(Saved data entries)
━━━━━━━━
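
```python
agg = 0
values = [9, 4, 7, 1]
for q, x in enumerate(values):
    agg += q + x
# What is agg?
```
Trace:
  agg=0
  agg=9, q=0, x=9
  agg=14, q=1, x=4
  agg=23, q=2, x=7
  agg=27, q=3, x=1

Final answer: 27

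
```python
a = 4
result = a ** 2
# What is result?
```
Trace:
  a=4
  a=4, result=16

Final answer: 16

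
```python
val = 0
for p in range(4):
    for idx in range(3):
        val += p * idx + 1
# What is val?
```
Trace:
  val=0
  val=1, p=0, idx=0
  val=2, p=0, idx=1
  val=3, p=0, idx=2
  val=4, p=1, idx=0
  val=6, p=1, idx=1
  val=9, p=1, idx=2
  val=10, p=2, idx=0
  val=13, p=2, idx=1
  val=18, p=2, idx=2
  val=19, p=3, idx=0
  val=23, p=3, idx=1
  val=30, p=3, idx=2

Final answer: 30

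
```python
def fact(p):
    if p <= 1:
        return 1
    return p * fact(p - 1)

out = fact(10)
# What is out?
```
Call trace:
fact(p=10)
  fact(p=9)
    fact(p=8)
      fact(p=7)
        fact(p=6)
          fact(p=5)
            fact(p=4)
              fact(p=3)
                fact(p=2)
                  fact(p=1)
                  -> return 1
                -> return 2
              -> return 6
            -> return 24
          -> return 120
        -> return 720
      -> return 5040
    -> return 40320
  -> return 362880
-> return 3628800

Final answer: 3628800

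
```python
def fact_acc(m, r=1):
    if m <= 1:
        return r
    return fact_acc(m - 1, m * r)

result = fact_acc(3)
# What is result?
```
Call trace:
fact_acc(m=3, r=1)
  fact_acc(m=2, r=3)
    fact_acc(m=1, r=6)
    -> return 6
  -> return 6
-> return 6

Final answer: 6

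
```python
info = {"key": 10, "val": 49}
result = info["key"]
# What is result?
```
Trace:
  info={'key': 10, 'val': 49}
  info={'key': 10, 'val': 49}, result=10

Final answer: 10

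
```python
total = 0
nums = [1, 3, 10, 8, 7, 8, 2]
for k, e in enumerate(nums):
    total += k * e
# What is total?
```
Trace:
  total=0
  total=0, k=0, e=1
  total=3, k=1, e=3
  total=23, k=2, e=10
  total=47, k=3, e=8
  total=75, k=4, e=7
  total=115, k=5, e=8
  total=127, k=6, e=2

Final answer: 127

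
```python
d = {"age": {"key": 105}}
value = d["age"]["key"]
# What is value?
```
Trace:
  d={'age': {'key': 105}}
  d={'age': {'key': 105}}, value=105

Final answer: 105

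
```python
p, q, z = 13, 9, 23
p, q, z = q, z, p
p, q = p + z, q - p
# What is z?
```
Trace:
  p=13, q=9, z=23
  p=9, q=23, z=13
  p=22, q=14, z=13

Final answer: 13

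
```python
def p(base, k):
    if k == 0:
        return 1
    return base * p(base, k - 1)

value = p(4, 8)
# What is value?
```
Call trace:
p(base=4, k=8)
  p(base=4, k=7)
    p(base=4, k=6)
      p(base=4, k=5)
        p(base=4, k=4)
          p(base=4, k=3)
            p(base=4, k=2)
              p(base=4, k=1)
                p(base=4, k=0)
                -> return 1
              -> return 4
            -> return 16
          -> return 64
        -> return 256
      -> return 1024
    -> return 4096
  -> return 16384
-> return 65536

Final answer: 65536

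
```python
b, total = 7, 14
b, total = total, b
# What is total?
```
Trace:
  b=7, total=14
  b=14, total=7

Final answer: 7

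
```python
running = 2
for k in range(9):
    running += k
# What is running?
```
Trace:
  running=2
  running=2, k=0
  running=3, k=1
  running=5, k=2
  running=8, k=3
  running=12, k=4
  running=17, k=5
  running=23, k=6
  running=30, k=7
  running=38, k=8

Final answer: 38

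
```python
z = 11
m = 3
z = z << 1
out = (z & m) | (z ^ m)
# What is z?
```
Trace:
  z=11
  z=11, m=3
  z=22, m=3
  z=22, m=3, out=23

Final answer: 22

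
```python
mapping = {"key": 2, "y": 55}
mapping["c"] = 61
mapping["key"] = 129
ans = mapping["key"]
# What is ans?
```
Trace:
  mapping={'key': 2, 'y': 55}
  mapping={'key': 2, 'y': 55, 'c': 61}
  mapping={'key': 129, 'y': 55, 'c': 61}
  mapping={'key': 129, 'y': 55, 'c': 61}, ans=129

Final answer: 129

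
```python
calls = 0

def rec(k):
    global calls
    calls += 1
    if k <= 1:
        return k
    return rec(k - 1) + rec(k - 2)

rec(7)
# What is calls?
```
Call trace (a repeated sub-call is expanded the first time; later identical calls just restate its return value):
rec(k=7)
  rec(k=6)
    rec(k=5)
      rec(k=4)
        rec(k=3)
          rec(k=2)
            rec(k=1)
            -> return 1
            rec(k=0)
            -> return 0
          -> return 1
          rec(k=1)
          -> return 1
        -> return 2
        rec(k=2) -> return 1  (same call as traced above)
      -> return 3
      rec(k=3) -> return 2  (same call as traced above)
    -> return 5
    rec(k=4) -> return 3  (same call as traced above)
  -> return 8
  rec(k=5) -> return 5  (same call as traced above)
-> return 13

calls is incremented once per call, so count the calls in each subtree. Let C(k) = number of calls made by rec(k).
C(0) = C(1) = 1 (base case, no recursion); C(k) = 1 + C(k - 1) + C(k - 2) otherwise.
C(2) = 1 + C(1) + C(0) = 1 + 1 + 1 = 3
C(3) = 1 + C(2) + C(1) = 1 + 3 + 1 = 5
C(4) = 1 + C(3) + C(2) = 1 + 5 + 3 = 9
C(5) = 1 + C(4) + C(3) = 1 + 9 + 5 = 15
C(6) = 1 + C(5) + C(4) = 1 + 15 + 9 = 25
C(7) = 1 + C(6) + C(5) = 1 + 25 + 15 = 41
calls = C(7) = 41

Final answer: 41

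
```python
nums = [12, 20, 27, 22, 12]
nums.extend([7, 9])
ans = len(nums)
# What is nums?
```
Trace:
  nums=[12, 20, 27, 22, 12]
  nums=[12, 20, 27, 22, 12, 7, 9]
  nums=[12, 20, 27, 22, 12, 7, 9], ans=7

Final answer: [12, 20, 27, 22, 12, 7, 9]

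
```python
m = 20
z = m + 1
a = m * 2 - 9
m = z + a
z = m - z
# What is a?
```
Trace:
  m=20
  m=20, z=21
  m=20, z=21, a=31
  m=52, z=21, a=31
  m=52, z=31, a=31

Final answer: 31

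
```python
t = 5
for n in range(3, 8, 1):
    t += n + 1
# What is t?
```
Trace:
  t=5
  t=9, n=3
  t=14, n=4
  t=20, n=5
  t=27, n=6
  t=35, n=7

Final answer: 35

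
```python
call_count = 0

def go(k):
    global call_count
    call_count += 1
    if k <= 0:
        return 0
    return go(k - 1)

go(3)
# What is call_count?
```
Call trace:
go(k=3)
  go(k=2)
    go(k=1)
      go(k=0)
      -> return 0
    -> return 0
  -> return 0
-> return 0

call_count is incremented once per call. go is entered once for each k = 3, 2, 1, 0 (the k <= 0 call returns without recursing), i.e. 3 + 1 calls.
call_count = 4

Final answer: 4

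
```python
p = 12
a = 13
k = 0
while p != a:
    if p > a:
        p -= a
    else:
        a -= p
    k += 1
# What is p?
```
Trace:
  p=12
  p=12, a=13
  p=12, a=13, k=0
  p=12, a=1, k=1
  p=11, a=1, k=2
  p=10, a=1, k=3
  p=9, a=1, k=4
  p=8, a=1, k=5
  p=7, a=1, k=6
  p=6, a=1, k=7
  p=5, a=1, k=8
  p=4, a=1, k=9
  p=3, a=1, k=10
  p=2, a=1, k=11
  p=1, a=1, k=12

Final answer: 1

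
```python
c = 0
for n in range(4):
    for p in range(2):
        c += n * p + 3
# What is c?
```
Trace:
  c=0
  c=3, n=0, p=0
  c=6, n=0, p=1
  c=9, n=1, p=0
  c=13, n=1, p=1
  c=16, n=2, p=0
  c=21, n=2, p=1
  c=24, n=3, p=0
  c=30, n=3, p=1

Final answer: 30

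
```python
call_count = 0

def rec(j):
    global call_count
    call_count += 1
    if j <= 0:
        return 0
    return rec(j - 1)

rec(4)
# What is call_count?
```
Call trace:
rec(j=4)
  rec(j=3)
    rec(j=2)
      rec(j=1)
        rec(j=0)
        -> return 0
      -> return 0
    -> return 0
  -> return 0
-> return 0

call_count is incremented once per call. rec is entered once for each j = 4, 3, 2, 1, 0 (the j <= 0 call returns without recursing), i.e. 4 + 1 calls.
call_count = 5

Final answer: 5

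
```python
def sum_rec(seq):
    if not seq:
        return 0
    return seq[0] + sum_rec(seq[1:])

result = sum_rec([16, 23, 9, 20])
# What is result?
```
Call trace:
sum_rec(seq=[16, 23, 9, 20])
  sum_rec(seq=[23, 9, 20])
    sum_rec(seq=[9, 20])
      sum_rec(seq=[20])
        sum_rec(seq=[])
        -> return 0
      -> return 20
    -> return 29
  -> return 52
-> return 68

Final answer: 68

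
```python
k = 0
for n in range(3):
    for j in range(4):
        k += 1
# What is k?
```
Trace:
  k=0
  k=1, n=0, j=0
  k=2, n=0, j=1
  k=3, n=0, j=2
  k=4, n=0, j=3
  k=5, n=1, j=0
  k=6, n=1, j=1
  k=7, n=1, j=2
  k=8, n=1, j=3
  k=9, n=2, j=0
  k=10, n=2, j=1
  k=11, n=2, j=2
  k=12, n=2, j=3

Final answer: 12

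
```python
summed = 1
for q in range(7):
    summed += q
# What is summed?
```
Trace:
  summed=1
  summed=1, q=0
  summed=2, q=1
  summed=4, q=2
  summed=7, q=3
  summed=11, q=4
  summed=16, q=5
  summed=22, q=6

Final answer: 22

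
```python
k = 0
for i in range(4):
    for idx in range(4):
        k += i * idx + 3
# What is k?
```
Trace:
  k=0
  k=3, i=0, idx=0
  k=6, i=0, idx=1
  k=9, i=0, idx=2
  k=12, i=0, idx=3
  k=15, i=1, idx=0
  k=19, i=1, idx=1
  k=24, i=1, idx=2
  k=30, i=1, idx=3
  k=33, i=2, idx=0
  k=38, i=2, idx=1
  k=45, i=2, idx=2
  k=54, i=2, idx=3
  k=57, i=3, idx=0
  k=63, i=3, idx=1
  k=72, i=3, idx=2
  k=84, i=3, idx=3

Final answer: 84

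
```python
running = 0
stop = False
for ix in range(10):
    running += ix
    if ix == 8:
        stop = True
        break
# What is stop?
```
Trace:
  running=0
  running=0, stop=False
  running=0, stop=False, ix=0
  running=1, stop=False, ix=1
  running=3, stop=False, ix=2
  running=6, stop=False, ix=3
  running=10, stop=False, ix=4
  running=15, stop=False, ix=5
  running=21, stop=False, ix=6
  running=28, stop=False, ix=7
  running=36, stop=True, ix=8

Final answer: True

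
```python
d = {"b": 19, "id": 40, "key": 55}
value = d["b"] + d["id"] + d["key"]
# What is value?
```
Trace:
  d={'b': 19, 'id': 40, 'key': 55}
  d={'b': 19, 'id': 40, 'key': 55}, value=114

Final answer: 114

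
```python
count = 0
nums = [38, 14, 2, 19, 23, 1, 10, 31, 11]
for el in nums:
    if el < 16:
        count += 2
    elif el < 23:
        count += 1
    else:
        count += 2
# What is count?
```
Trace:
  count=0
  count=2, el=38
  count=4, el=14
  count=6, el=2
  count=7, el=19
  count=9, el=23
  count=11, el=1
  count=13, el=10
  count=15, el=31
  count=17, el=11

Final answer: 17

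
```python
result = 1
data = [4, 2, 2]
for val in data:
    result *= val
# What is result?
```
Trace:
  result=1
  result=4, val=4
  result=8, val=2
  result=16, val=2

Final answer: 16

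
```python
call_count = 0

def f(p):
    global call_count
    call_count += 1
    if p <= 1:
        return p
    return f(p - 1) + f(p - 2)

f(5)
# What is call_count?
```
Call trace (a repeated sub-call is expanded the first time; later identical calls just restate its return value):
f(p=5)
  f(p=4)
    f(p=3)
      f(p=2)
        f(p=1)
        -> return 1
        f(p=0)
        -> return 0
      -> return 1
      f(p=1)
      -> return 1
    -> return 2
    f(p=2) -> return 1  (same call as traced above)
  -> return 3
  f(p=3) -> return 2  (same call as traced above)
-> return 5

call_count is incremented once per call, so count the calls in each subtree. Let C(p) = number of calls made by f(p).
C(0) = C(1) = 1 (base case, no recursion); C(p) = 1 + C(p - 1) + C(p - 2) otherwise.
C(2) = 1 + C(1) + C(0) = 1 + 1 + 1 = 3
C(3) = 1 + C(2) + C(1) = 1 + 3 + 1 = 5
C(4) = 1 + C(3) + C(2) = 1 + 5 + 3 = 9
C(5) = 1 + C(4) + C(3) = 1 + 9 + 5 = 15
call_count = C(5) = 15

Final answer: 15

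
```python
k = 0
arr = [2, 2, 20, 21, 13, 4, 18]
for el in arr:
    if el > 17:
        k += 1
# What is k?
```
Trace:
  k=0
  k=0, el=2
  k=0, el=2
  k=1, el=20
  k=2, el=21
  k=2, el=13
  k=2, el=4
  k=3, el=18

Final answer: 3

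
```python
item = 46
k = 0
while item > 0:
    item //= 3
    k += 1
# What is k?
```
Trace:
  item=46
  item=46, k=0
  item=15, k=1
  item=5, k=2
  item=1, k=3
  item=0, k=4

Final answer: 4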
━━━━━━━━
• _Work instructions_
The answer must be every line from the records above that contains the word "enumerate", copied out.

• _Result_
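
for q, x in enumerate(values):
for k, e in enumerate(nums):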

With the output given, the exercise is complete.